▶ [Task brief]: This task requires every entry to be set down again exactly.

▶ [Material for the task]:
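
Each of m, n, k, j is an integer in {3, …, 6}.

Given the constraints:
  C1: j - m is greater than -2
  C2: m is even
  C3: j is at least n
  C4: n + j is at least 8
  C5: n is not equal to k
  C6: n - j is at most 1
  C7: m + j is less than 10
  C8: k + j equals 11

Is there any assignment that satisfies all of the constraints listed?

Satisfiable

The assignment m = 4, n = 4, k = 6, j = 5 works:
  constraint 1 holds since j - m = 1.
  constraint 4 holds since n + j = 9.
  constraint 6 holds since n - j = -1.
The rest check out directly.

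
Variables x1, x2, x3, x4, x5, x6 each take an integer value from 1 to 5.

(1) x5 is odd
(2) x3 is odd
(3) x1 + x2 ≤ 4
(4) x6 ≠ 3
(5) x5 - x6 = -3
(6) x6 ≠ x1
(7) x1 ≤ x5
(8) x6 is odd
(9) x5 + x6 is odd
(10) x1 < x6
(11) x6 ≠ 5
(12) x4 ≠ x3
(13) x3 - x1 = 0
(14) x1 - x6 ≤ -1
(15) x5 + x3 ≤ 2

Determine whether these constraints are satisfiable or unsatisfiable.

Constraint 1 makes x5 odd and constraint 8 makes x6 odd, so x5 + x6 must be even. Constraint 9 says x5 + x6 is odd — contradiction.

Unsatisfiable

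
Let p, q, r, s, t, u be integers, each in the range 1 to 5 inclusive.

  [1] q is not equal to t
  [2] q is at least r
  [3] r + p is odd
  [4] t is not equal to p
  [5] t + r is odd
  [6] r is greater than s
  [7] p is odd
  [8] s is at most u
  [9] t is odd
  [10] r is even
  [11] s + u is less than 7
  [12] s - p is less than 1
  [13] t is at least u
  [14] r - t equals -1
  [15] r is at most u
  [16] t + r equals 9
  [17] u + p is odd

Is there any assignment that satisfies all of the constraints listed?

Satisfiable

Try p = 1, q = 4, r = 4, s = 1, t = 5, u = 4.
Check constraint 11: s + u = 5; constraint 12: s - p = 0; constraint 14: r - t = -1. The remaining constraints are straightforward to verify.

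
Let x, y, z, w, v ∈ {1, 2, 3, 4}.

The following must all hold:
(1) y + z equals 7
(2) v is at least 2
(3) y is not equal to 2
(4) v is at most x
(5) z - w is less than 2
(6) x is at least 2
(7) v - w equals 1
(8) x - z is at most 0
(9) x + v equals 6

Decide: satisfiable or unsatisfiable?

One satisfying assignment is x = 3, y = 4, z = 3, w = 2, v = 3.
For the less obvious constraints — constraint 1: y + z = 7; constraint 5: z - w = 1 — and the others hold by inspection.

Satisfiable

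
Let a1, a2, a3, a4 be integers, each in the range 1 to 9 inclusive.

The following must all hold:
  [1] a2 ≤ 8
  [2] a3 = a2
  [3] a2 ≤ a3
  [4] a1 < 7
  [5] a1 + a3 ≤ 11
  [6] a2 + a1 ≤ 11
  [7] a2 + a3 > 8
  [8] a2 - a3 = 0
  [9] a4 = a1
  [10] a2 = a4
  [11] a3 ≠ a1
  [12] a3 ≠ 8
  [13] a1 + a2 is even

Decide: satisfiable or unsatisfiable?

From constraints 2, 9, and 10, a3 = a2 = a4 = a1, so a3 = a1. But constraint 11 says a3 ≠ a1. Contradiction.

Unsatisfiable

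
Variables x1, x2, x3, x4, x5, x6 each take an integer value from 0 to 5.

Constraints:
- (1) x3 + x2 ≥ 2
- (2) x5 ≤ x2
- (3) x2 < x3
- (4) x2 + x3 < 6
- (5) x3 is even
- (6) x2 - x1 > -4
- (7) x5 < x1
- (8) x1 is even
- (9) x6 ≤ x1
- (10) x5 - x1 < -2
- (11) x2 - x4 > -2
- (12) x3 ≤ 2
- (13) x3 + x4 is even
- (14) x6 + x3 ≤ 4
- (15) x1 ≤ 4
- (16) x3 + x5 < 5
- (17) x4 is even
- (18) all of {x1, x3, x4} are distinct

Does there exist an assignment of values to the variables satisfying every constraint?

The assignment x1 = 4, x2 = 1, x3 = 2, x4 = 0, x5 = 1, x6 = 0 works:
  constraint 1 holds since x3 + x2 = 3.
  constraint 4 holds since x2 + x3 = 3.
  constraint 6 holds since x2 - x1 = -3.
The rest check out directly.

Satisfiable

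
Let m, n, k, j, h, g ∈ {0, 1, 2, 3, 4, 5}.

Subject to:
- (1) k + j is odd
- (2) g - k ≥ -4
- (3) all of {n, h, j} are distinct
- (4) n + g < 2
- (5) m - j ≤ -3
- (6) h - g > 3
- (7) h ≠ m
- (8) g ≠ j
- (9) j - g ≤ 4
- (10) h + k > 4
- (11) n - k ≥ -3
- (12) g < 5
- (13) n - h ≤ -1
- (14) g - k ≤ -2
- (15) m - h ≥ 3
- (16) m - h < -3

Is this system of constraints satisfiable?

Constraints 5, 9, 11, 13, 14, and 15 give k − g ≥ 2, g − j ≥ -4, j − m ≥ 3, m − h ≥ 3, h − n ≥ 1, n − k ≥ -3.
Adding all 6 inequalities: the left sides telescope to 0, and the right sides sum to 2 + (-4) + 3 + 3 + 1 + (-3) = 2. So 0 ≥ 2, which is false.

Unsatisfiable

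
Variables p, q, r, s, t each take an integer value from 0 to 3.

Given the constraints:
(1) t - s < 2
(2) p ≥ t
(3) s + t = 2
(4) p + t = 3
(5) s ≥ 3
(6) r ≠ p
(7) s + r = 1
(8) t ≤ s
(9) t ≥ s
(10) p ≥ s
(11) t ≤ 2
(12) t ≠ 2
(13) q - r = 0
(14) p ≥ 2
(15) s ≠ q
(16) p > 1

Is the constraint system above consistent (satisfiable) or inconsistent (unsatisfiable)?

Unsatisfiable

From constraint 14: p ≥ 2. From constraints 5 and 9: t ≥ s ≥ 3. Hence p + t ≥ 5. But constraint 4 requires p + t = 3, and 3 < 5. Contradiction.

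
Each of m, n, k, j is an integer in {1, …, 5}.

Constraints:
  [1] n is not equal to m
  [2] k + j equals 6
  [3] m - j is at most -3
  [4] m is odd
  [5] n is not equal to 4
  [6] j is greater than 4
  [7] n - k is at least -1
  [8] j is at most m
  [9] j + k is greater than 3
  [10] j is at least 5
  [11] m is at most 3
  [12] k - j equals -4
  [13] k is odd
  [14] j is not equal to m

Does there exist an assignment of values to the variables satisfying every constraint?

From constraint 6: j ≥ 5. From constraints 8 and 11: j ≤ m and m ≤ 3, so j ≤ 3. But 3 < 5, so no value of j works.

Unsatisfiable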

▶ [Answer box]:
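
Each of m, n, k, j is an integer in {3, …, 6}.

Given the constraints:
  C1: j - m is greater than -2
  C2: m is even
  C3: j is at least n
  C4: n + j is at least 8
  C5: n is not equal to k
  C6: n - j is at most 1
  C7: m + j is less than 10
  C8: k + j equals 11

Is there any assignment that satisfies all of the constraints listed?

Satisfiable

The assignment m = 4, n = 4, k = 6, j = 5 works:
  constraint 1 holds since j - m = 1.
  constraint 4 holds since n + j = 9.
  constraint 6 holds since n - j = -1.
The rest check out directly.

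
Variables x1, x2, x3, x4, x5, x6 each take an integer value from 1 to 5.

(1) x5 is odd
(2) x3 is odd
(3) x1 + x2 ≤ 4
(4) x6 ≠ 3
(5) x5 - x6 = -3
(6) x6 ≠ x1
(7) x1 ≤ x5
(8) x6 is odd
(9) x5 + x6 is odd
(10) x1 < x6
(11) x6 ≠ 5
(12) x4 ≠ x3
(13) x3 - x1 = 0
(14) x1 - x6 ≤ -1
(15) x5 + x3 ≤ 2

Determine whether these constraints are satisfiable or unsatisfiable.

Constraint 1 makes x5 odd and constraint 8 makes x6 odd, so x5 + x6 must be even. Constraint 9 says x5 + x6 is odd — contradiction.

Unsatisfiable

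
Let p, q, r, s, t, u be integers, each in the range 1 to 5 inclusive.

  [1] q is not equal to t
  [2] q is at least r
  [3] r + p is odd
  [4] t is not equal to p
  [5] t + r is odd
  [6] r is greater than s
  [7] p is odd
  [8] s is at most u
  [9] t is odd
  [10] r is even
  [11] s + u is less than 7
  [12] s - p is less than 1
  [13] t is at least u
  [14] r - t equals -1
  [15] r is at most u
  [16] t + r equals 9
  [17] u + p is odd

Is there any assignment that satisfies all of the constraints listed?

Satisfiable

Try p = 1, q = 4, r = 4, s = 1, t = 5, u = 4.
Check constraint 11: s + u = 5; constraint 12: s - p = 0; constraint 14: r - t = -1. The remaining constraints are straightforward to verify.

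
Let x, y, z, w, v ∈ {1, 2, 3, 4}.

The following must all hold:
(1) y + z equals 7
(2) v is at least 2
(3) y is not equal to 2
(4) v is at most x
(5) z - w is less than 2
(6) x is at least 2
(7) v - w equals 1
(8) x - z is at most 0
(9) x + v equals 6

Decide: satisfiable or unsatisfiable?

One satisfying assignment is x = 3, y = 4, z = 3, w = 2, v = 3.
For the less obvious constraints — constraint 1: y + z = 7; constraint 5: z - w = 1 — and the others hold by inspection.

Satisfiable

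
Let a1, a2, a3, a4 be integers, each in the range 1 to 9 inclusive.

The following must all hold:
  [1] a2 ≤ 8
  [2] a3 = a2
  [3] a2 ≤ a3
  [4] a1 < 7
  [5] a1 + a3 ≤ 11
  [6] a2 + a1 ≤ 11
  [7] a2 + a3 > 8
  [8] a2 - a3 = 0
  [9] a4 = a1
  [10] a2 = a4
  [11] a3 ≠ a1
  [12] a3 ≠ 8
  [13] a1 + a2 is even

Decide: satisfiable or unsatisfiable?

From constraints 2, 9, and 10, a3 = a2 = a4 = a1, so a3 = a1. But constraint 11 says a3 ≠ a1. Contradiction.

Unsatisfiable

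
Variables x1, x2, x3, x4, x5, x6 each take an integer value from 0 to 5.

Constraints:
- (1) x3 + x2 ≥ 2
- (2) x5 ≤ x2
- (3) x2 < x3
- (4) x2 + x3 < 6
- (5) x3 is even
- (6) x2 - x1 > -4
- (7) x5 < x1
- (8) x1 is even
- (9) x6 ≤ x1
- (10) x5 - x1 < -2
- (11) x2 - x4 > -2
- (12) x3 ≤ 2
- (13) x3 + x4 is even
- (14) x6 + x3 ≤ 4
- (15) x1 ≤ 4
- (16) x3 + x5 < 5
- (17) x4 is even
- (18) all of {x1, x3, x4} are distinct

Does there exist an assignment of values to the variables satisfying every constraint?

The assignment x1 = 4, x2 = 1, x3 = 2, x4 = 0, x5 = 1, x6 = 0 works:
  constraint 1 holds since x3 + x2 = 3.
  constraint 4 holds since x2 + x3 = 3.
  constraint 6 holds since x2 - x1 = -3.
The rest check out directly.

Satisfiable

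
Let m, n, k, j, h, g ∈ {0, 1, 2, 3, 4, 5}.

Subject to:
- (1) k + j is odd
- (2) g - k ≥ -4
- (3) all of {n, h, j} are distinct
- (4) n + g < 2
- (5) m - j ≤ -3
- (6) h - g > 3
- (7) h ≠ m
- (8) g ≠ j
- (9) j - g ≤ 4
- (10) h + k > 4
- (11) n - k ≥ -3
- (12) g < 5
- (13) n - h ≤ -1
- (14) g - k ≤ -2
- (15) m - h ≥ 3
- (16) m - h < -3

Is this system of constraints satisfiable?

Constraints 5, 9, 11, 13, 14, and 15 give k − g ≥ 2, g − j ≥ -4, j − m ≥ 3, m − h ≥ 3, h − n ≥ 1, n − k ≥ -3.
Adding all 6 inequalities: the left sides telescope to 0, and the right sides sum to 2 + (-4) + 3 + 3 + 1 + (-3) = 2. So 0 ≥ 2, which is false.

Unsatisfiable

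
Variables p, q, r, s, t each take an integer value from 0 to 3.

Given the constraints:
(1) t - s < 2
(2) p ≥ t
(3) s + t = 2
(4) p + t = 3
(5) s ≥ 3
(6) r ≠ p
(7) s + r = 1
(8) t ≤ s
(9) t ≥ s
(10) p ≥ s
(11) t ≤ 2
(12) t ≠ 2
(13) q - r = 0
(14) p ≥ 2
(15) s ≠ q
(16) p > 1

Is the constraint system above consistent (satisfiable) or inconsistent (unsatisfiable)?

Unsatisfiable

From constraint 14: p ≥ 2. From constraints 5 and 9: t ≥ s ≥ 3. Hence p + t ≥ 5. But constraint 4 requires p + t = 3, and 3 < 5. Contradiction.

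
Each of m, n, k, j is an integer in {1, …, 5}.

Constraints:
  [1] n is not equal to m
  [2] k + j equals 6
  [3] m - j is at most -3
  [4] m is odd
  [5] n is not equal to 4
  [6] j is greater than 4
  [7] n - k is at least -1
  [8] j is at most m
  [9] j + k is greater than 3
  [10] j is at least 5
  [11] m is at most 3
  [12] k - j equals -4
  [13] k is odd
  [14] j is not equal to m

Does there exist an assignment of values to the variables satisfying every constraint?

From constraint 6: j ≥ 5. From constraints 8 and 11: j ≤ m and m ≤ 3, so j ≤ 3. But 3 < 5, so no value of j works.

Unsatisfiable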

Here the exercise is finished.